#### [TASK DESCRIPTION]
Transcribe, verbatim, every line from the start of the entries through the line that contains "Answer: -36381"; include both boundary lines and omit all others.

══ RECORDS SHOWN ══

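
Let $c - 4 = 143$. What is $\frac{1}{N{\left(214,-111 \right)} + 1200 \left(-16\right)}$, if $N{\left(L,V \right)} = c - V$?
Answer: $- \frac{1}{18942} \approx -5.2793 \cdot 10^{-5}$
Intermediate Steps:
$c = 147$ ($c = 4 + 143 = 147$)
$N{\left(L,V \right)} = 147 - V$
$\frac{1}{N{\left(214,-111 \right)} + 1200 \left(-16\right)} = \frac{1}{\left(147 - -111\right) + 1200 \left(-16\right)} = \frac{1}{\left(147 + 111\right) - 19200} = \frac{1}{258 - 19200} = \frac{1}{-18942} = - \frac{1}{18942}$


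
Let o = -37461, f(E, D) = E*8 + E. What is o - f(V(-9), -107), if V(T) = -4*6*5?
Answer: -36381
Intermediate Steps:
V(T) = -120 (V(T) = -24*5 = -120)
f(E, D) = 9*E (f(E, D) = 8*E + E = 9*E)
o - f(V(-9), -107) = -37461 - 9*(-120) = -37461 - 1*(-1080) = -37461 + 1080 = -36381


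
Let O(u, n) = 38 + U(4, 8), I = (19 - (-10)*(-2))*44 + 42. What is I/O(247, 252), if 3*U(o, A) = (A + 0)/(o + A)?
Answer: -9/172 ≈ -0.052326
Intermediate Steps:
U(o, A) = A/(3*(A + o)) (U(o, A) = ((A + 0)/(o + A))/3 = (A/(A + o))/3 = A/(3*(A + o)))
I = -2 (I = (19 - 1*20)*44 + 42 = (19 - 20)*44 + 42 = -1*44 + 42 = -44 + 42 = -2)
O(u, n) = 344/9 (O(u, n) = 38 + (1/3)*8/(8 + 4) = 38 + (1/3)*8/12 = 38 + (1/3)*8*(1/12) = 38 + 2/9 = 344/9)
I/O(247, 252) = -2/344/9 = -2*9/344 = -9/172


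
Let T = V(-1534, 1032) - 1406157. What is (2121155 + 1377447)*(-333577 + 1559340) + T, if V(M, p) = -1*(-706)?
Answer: 4288455477875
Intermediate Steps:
V(M, p) = 706
T = -1405451 (T = 706 - 1406157 = -1405451)
(2121155 + 1377447)*(-333577 + 1559340) + T = (2121155 + 1377447)*(-333577 + 1559340) - 1405451 = 3498602*1225763 - 1405451 = 4288456883326 - 1405451 = 4288455477875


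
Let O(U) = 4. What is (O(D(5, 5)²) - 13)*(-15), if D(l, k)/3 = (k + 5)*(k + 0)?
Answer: 135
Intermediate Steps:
D(l, k) = 3*k*(5 + k) (D(l, k) = 3*((k + 5)*(k + 0)) = 3*((5 + k)*k) = 3*(k*(5 + k)) = 3*k*(5 + k))
(O(D(5, 5)²) - 13)*(-15) = (4 - 13)*(-15) = -9*(-15) = 135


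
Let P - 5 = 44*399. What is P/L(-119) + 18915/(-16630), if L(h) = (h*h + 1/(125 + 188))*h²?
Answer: -3491614360978/3070051163963 ≈ -1.1373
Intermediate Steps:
L(h) = h²*(1/313 + h²) (L(h) = (h² + 1/313)*h² = (1/313 + h²)*h² = h²*(1/313 + h²))
P = 17561 (P = 5 + 44*399 = 5 + 17556 = 17561)
P/L(-119) + 18915/(-16630) = 17561/((-119)⁴ + (1/313)*(-119)²) + 18915/(-16630) = 17561/(200533921 + (1/313)*14161) + 18915*(-1/16630) = 17561/(200533921 + 14161/313) - 3783/3326 = 17561/(62767131434/313) - 3783/3326 = 17561*(313/62767131434) - 3783/3326 = 323329/3692184202 - 3783/3326 = -3491614360978/3070051163963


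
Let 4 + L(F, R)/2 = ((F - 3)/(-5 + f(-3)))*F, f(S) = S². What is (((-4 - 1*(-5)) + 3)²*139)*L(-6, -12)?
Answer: 42256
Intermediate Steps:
L(F, R) = -8 + 2*F*(-¾ + F/4) (L(F, R) = -8 + 2*(((F - 3)/(-5 + (-3)²))*F) = -8 + 2*(((-3 + F)/(-5 + 9))*F) = -8 + 2*(((-3 + F)/4)*F) = -8 + 2*(((-3 + F)*(¼))*F) = -8 + 2*((-¾ + F/4)*F) = -8 + 2*(F*(-¾ + F/4)) = -8 + 2*F*(-¾ + F/4))
(((-4 - 1*(-5)) + 3)²*139)*L(-6, -12) = (((-4 - 1*(-5)) + 3)²*139)*(-8 + (½)*(-6)² - 3/2*(-6)) = (((-4 + 5) + 3)²*139)*(-8 + (½)*36 + 9) = ((1 + 3)²*139)*(-8 + 18 + 9) = (4²*139)*19 = (16*139)*19 = 2224*19 = 42256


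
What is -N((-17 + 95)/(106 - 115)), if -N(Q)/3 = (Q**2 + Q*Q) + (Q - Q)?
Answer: 1352/3 ≈ 450.67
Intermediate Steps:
N(Q) = -6*Q**2 (N(Q) = -3*((Q**2 + Q*Q) + (Q - Q)) = -3*((Q**2 + Q**2) + 0) = -3*(2*Q**2 + 0) = -6*Q**2)
-N((-17 + 95)/(106 - 115)) = -(-6)*((-17 + 95)/(106 - 115))**2 = -(-6)*(78/(-9))**2 = -(-6)*(78*(-1/9))**2 = -(-6)*(-26/3)**2 = -(-6)*676/9 = -1*(-1352/3) = 1352/3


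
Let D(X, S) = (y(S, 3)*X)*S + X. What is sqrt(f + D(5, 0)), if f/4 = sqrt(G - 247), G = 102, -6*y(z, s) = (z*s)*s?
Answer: sqrt(5 + 4*I*sqrt(145)) ≈ 5.1684 + 4.6597*I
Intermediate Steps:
y(z, s) = -z*s**2/6 (y(z, s) = -z*s*s/6 = -s*z*s/6 = -z*s**2/6)
D(X, S) = X - 3*X*S**2/2 (D(X, S) = ((-1/6*S*3**2)*X)*S + X = ((-1/6*S*9)*X)*S + X = ((-3*S/2)*X)*S + X = (-3*S*X/2)*S + X = -3*X*S**2/2 + X = X - 3*X*S**2/2)
f = 4*I*sqrt(145) (f = 4*sqrt(102 - 247) = 4*sqrt(-145) = 4*(I*sqrt(145)) = 4*I*sqrt(145) ≈ 48.166*I)
sqrt(f + D(5, 0)) = sqrt(4*I*sqrt(145) + (1/2)*5*(2 - 3*0**2)) = sqrt(4*I*sqrt(145) + (1/2)*5*(2 - 3*0)) = sqrt(4*I*sqrt(145) + (1/2)*5*(2 + 0)) = sqrt(4*I*sqrt(145) + (1/2)*5*2) = sqrt(4*I*sqrt(145) + 5) = sqrt(5 + 4*I*sqrt(145))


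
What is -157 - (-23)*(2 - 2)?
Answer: -157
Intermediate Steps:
-157 - (-23)*(2 - 2) = -157 - (-23)*0 = -157 - 23*0 = -157 + 0 = -157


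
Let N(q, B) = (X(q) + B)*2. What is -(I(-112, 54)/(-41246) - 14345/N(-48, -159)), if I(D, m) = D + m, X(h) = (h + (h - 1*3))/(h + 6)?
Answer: -2070922142/45226239 ≈ -45.790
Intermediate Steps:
X(h) = (-3 + 2*h)/(6 + h) (X(h) = (h + (h - 3))/(6 + h) = (h + (-3 + h))/(6 + h) = (-3 + 2*h)/(6 + h))
N(q, B) = 2*B + 2*(-3 + 2*q)/(6 + q) (N(q, B) = ((-3 + 2*q)/(6 + q) + B)*2 = (B + (-3 + 2*q)/(6 + q))*2 = 2*B + 2*(-3 + 2*q)/(6 + q))
-(I(-112, 54)/(-41246) - 14345/N(-48, -159)) = -((-112 + 54)/(-41246) - 14345*(6 - 48)/(2*(-3 + 2*(-48) - 159*(6 - 48)))) = -(-58*(-1/41246) - 14345*(-21/(-3 - 96 - 159*(-42)))) = -(29/20623 - 14345*(-21/(-3 - 96 + 6678))) = -(29/20623 - 14345/(2*(-1/42)*6579)) = -(29/20623 - 14345/(-2193/7)) = -(29/20623 - 14345*(-7/2193)) = -(29/20623 + 100415/2193) = -1*2070922142/45226239 = -2070922142/45226239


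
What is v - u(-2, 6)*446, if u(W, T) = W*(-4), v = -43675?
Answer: -47243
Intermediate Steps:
u(W, T) = -4*W
v - u(-2, 6)*446 = -43675 - (-4*(-2))*446 = -43675 - 8*446 = -43675 - 1*3568 = -43675 - 3568 = -47243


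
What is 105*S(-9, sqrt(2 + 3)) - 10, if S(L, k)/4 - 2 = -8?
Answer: -2530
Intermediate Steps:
S(L, k) = -24 (S(L, k) = 8 + 4*(-8) = 8 - 32 = -24)
105*S(-9, sqrt(2 + 3)) - 10 = 105*(-24) - 10 = -2520 - 10 = -2530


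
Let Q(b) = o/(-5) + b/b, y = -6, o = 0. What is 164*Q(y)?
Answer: 164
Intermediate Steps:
Q(b) = 1 (Q(b) = 0/(-5) + b/b = 0*(-1/5) + 1 = 0 + 1 = 1)
164*Q(y) = 164*1 = 164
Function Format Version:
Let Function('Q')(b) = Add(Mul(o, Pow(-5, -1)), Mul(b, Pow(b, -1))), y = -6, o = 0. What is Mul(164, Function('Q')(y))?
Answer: 164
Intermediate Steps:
Function('Q')(b) = 1 (Function('Q')(b) = Add(Mul(0, Pow(-5, -1)), Mul(b, Pow(b, -1))) = Add(Mul(0, Rational(-1, 5)), 1) = Add(0, 1) = 1)
Mul(164, Function('Q')(y)) = Mul(164, 1) = 164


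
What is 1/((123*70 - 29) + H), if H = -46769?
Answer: -1/38188 ≈ -2.6186e-5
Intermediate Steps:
1/((123*70 - 29) + H) = 1/((123*70 - 29) - 46769) = 1/((8610 - 29) - 46769) = 1/(8581 - 46769) = 1/(-38188) = -1/38188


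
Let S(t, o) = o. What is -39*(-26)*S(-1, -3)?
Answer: -3042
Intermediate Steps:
-39*(-26)*S(-1, -3) = -39*(-26)*(-3) = -(-1014)*(-3) = -1*3042 = -3042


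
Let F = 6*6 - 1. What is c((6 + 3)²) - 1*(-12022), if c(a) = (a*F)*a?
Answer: 241657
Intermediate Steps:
F = 35 (F = 36 - 1 = 35)
c(a) = 35*a² (c(a) = (a*35)*a = (35*a)*a = 35*a²)
c((6 + 3)²) - 1*(-12022) = 35*((6 + 3)²)² - 1*(-12022) = 35*(9²)² + 12022 = 35*81² + 12022 = 35*6561 + 12022 = 229635 + 12022 = 241657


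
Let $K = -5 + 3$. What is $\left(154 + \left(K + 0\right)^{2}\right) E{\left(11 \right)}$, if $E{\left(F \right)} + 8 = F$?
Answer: $474$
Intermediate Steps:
$K = -2$
$E{\left(F \right)} = -8 + F$
$\left(154 + \left(K + 0\right)^{2}\right) E{\left(11 \right)} = \left(154 + \left(-2 + 0\right)^{2}\right) \left(-8 + 11\right) = \left(154 + \left(-2\right)^{2}\right) 3 = \left(154 + 4\right) 3 = 158 \cdot 3 = 474$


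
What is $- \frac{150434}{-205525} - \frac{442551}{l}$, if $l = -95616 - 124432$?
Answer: $\frac{124057995107}{45225365200} \approx 2.7431$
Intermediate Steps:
$l = -220048$ ($l = -95616 - 124432 = -220048$)
$- \frac{150434}{-205525} - \frac{442551}{l} = - \frac{150434}{-205525} - \frac{442551}{-220048} = \left(-150434\right) \left(- \frac{1}{205525}\right) - - \frac{442551}{220048} = \frac{150434}{205525} + \frac{442551}{220048} = \frac{124057995107}{45225365200}$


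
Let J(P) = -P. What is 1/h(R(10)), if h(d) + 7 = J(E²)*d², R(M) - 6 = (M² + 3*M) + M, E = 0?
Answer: -⅐ ≈ -0.14286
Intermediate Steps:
R(M) = 6 + M² + 4*M (R(M) = 6 + ((M² + 3*M) + M) = 6 + (M² + 4*M) = 6 + M² + 4*M)
h(d) = -7 (h(d) = -7 + (-1*0²)*d² = -7 + (-1*0)*d² = -7 + 0*d² = -7 + 0 = -7)
1/h(R(10)) = 1/(-7) = -⅐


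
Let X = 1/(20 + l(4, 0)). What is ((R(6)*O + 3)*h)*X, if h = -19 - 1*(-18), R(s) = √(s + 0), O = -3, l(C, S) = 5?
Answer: -3/25 + 3*√6/25 ≈ 0.17394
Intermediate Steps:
R(s) = √s
X = 1/25 (X = 1/(20 + 5) = 1/25 ≈ 0.040000)
h = -1 (h = -19 + 18 = -1)
((R(6)*O + 3)*h)*X = ((√6*(-3) + 3)*(-1))*(1/25) = ((-3*√6 + 3)*(-1))*(1/25) = ((3 - 3*√6)*(-1))*(1/25) = (-3 + 3*√6)*(1/25) = -3/25 + 3*√6/25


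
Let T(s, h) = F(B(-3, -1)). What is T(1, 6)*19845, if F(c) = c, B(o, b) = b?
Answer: -19845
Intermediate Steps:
T(s, h) = -1
T(1, 6)*19845 = -1*19845 = -19845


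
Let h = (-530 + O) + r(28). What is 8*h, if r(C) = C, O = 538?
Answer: 288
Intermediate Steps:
h = 36 (h = (-530 + 538) + 28 = 8 + 28 = 36)
8*h = 8*36 = 288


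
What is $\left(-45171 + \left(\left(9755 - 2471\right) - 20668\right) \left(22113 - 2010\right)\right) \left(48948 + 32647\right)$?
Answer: $-21957518278185$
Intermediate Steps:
$\left(-45171 + \left(\left(9755 - 2471\right) - 20668\right) \left(22113 - 2010\right)\right) \left(48948 + 32647\right) = \left(-45171 + \left(7284 - 20668\right) 20103\right) 81595 = \left(-45171 - 269058552\right) 81595 = \left(-269103723\right) 81595 = -21957518278185$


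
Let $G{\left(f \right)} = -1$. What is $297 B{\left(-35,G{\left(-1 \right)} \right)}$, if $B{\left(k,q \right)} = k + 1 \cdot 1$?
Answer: $-10098$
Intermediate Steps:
$B{\left(k,q \right)} = 1 + k$ ($B{\left(k,q \right)} = k + 1 = 1 + k$)
$297 B{\left(-35,G{\left(-1 \right)} \right)} = 297 \left(1 - 35\right) = 297 \left(-34\right) = -10098$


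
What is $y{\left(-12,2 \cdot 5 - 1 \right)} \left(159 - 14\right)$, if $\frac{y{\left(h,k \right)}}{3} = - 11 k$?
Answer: $-43065$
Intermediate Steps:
$y{\left(h,k \right)} = - 33 k$ ($y{\left(h,k \right)} = 3 \left(- 11 k\right) = - 33 k$)
$y{\left(-12,2 \cdot 5 - 1 \right)} \left(159 - 14\right) = - 33 \left(2 \cdot 5 - 1\right) \left(159 - 14\right) = - 33 \left(10 - 1\right) 145 = \left(-33\right) 9 \cdot 145 = \left(-297\right) 145 = -43065$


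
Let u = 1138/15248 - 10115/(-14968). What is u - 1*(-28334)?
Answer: 202090580265/7132252 ≈ 28335.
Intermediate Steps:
u = 5352097/7132252 (u = 1138*(1/15248) - 10115*(-1/14968) = 569/7624 + 10115/14968 = 5352097/7132252 ≈ 0.75041)
u - 1*(-28334) = 5352097/7132252 - 1*(-28334) = 5352097/7132252 + 28334 = 202090580265/7132252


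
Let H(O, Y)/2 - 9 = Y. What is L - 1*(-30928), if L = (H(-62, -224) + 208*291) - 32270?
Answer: 58756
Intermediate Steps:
H(O, Y) = 18 + 2*Y
L = 27828 (L = ((18 + 2*(-224)) + 208*291) - 32270 = ((18 - 448) + 60528) - 32270 = (-430 + 60528) - 32270 = 60098 - 32270 = 27828)
L - 1*(-30928) = 27828 - 1*(-30928) = 27828 + 30928 = 58756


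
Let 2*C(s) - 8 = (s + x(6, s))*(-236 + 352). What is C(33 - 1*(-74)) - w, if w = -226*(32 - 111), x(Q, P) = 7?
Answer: -11238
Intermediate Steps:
C(s) = 410 + 58*s (C(s) = 4 + ((s + 7)*(-236 + 352))/2 = 4 + ((7 + s)*116)/2 = 4 + (812 + 116*s)/2 = 4 + (406 + 58*s) = 410 + 58*s)
w = 17854 (w = -226*(-79) = 17854)
C(33 - 1*(-74)) - w = (410 + 58*(33 - 1*(-74))) - 1*17854 = (410 + 58*(33 + 74)) - 17854 = (410 + 58*107) - 17854 = (410 + 6206) - 17854 = 6616 - 17854 = -11238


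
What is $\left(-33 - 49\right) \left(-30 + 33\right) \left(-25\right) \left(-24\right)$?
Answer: $-147600$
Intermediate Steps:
$\left(-33 - 49\right) \left(-30 + 33\right) \left(-25\right) \left(-24\right) = \left(-82\right) 3 \left(-25\right) \left(-24\right) = \left(-246\right) \left(-25\right) \left(-24\right) = 6150 \left(-24\right) = -147600$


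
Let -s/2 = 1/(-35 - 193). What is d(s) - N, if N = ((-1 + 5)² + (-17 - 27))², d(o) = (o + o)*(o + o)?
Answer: -2547215/3249 ≈ -784.00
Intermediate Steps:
s = 1/114 (s = -2/(-35 - 193) = -2/(-228) = -2*(-1/228) = 1/114 ≈ 0.0087719)
d(o) = 4*o² (d(o) = (2*o)*(2*o) = 4*o²)
N = 784 (N = (4² - 44)² = (16 - 44)² = (-28)² = 784)
d(s) - N = 4*(1/114)² - 1*784 = 4*(1/12996) - 784 = 1/3249 - 784 = -2547215/3249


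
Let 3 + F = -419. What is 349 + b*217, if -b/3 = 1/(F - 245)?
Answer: 233434/667 ≈ 349.98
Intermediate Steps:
F = -422 (F = -3 - 419 = -422)
b = 3/667 (b = -3/(-422 - 245) = -3/(-667) = -3*(-1/667) = 3/667 ≈ 0.0044978)
349 + b*217 = 349 + (3/667)*217 = 349 + 651/667 = 233434/667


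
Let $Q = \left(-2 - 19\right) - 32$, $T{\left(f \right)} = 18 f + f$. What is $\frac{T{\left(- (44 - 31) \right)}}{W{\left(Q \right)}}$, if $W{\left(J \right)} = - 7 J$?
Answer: $- \frac{247}{371} \approx -0.66577$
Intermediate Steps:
$T{\left(f \right)} = 19 f$
$Q = -53$ ($Q = -21 - 32 = -53$)
$\frac{T{\left(- (44 - 31) \right)}}{W{\left(Q \right)}} = \frac{19 \left(- (44 - 31)\right)}{\left(-7\right) \left(-53\right)} = \frac{19 \left(- (44 - 31)\right)}{371} = 19 \left(\left(-1\right) 13\right) \frac{1}{371} = 19 \left(-13\right) \frac{1}{371} = \left(-247\right) \frac{1}{371} = - \frac{247}{371}$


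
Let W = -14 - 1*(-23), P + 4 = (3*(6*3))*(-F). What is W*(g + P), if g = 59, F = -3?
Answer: 1953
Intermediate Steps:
P = 158 (P = -4 + (3*(6*3))*(-1*(-3)) = -4 + (3*18)*3 = -4 + 54*3 = -4 + 162 = 158)
W = 9 (W = -14 + 23 = 9)
W*(g + P) = 9*(59 + 158) = 9*217 = 1953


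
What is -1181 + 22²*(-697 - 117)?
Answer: -395157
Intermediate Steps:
-1181 + 22²*(-697 - 117) = -1181 + 484*(-814) = -1181 - 393976 = -395157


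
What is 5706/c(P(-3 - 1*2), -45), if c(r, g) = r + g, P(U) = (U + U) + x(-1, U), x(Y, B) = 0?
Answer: -5706/55 ≈ -103.75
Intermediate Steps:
P(U) = 2*U (P(U) = (U + U) + 0 = 2*U + 0 = 2*U)
c(r, g) = g + r
5706/c(P(-3 - 1*2), -45) = 5706/(-45 + 2*(-3 - 1*2)) = 5706/(-45 + 2*(-3 - 2)) = 5706/(-45 + 2*(-5)) = 5706/(-45 - 10) = 5706/(-55) = 5706*(-1/55) = -5706/55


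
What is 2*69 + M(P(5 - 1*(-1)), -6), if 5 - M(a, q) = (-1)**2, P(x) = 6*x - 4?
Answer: 142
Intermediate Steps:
P(x) = -4 + 6*x
M(a, q) = 4 (M(a, q) = 5 - 1*(-1)**2 = 5 - 1*1 = 5 - 1 = 4)
2*69 + M(P(5 - 1*(-1)), -6) = 2*69 + 4 = 138 + 4 = 142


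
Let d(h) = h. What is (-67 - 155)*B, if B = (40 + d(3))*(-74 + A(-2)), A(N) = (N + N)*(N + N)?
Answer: 553668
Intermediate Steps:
A(N) = 4*N² (A(N) = (2*N)*(2*N) = 4*N²)
B = -2494 (B = (40 + 3)*(-74 + 4*(-2)²) = 43*(-74 + 4*4) = 43*(-74 + 16) = 43*(-58) = -2494)
(-67 - 155)*B = (-67 - 155)*(-2494) = -222*(-2494) = 553668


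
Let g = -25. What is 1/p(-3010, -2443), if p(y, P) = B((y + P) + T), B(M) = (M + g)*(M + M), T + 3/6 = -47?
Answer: 2/121572051 ≈ 1.6451e-8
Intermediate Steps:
T = -95/2 (T = -1/2 - 47 = -95/2 ≈ -47.500)
B(M) = 2*M*(-25 + M) (B(M) = (M - 25)*(M + M) = (-25 + M)*(2*M) = 2*M*(-25 + M))
p(y, P) = 2*(-145/2 + P + y)*(-95/2 + P + y) (p(y, P) = 2*((y + P) - 95/2)*(-25 + ((y + P) - 95/2)) = 2*((P + y) - 95/2)*(-25 + ((P + y) - 95/2)) = 2*(-95/2 + P + y)*(-25 + (-95/2 + P + y)) = 2*(-95/2 + P + y)*(-145/2 + P + y) = 2*(-145/2 + P + y)*(-95/2 + P + y))
1/p(-3010, -2443) = 1/((-145 + 2*(-2443) + 2*(-3010))*(-95 + 2*(-2443) + 2*(-3010))/2) = 1/((-145 - 4886 - 6020)*(-95 - 4886 - 6020)/2) = 1/((1/2)*(-11051)*(-11001)) = 1/(121572051/2) = 2/121572051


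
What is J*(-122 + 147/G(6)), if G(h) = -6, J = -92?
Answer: 13478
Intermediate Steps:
J*(-122 + 147/G(6)) = -92*(-122 + 147/(-6)) = -92*(-122 + 147*(-1/6)) = -92*(-122 - 49/2) = -92*(-293/2) = 13478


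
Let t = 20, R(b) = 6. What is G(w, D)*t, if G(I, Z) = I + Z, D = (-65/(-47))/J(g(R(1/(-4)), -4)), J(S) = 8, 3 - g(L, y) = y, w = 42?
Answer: 79285/94 ≈ 843.46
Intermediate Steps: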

═══

#### [SOLUTION]
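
Let $c - 4 = 143$. What is $\frac{1}{N{\left(214,-111 \right)} + 1200 \left(-16\right)}$, if $N{\left(L,V \right)} = c - V$?
Answer: $- \frac{1}{18942} \approx -5.2793 \cdot 10^{-5}$
Intermediate Steps:
$c = 147$ ($c = 4 + 143 = 147$)
$N{\left(L,V \right)} = 147 - V$
$\frac{1}{N{\left(214,-111 \right)} + 1200 \left(-16\right)} = \frac{1}{\left(147 - -111\right) + 1200 \left(-16\right)} = \frac{1}{\left(147 + 111\right) - 19200} = \frac{1}{258 - 19200} = \frac{1}{-18942} = - \frac{1}{18942}$


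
Let o = -37461, f(E, D) = E*8 + E. What is o - f(V(-9), -107), if V(T) = -4*6*5?
Answer: -36381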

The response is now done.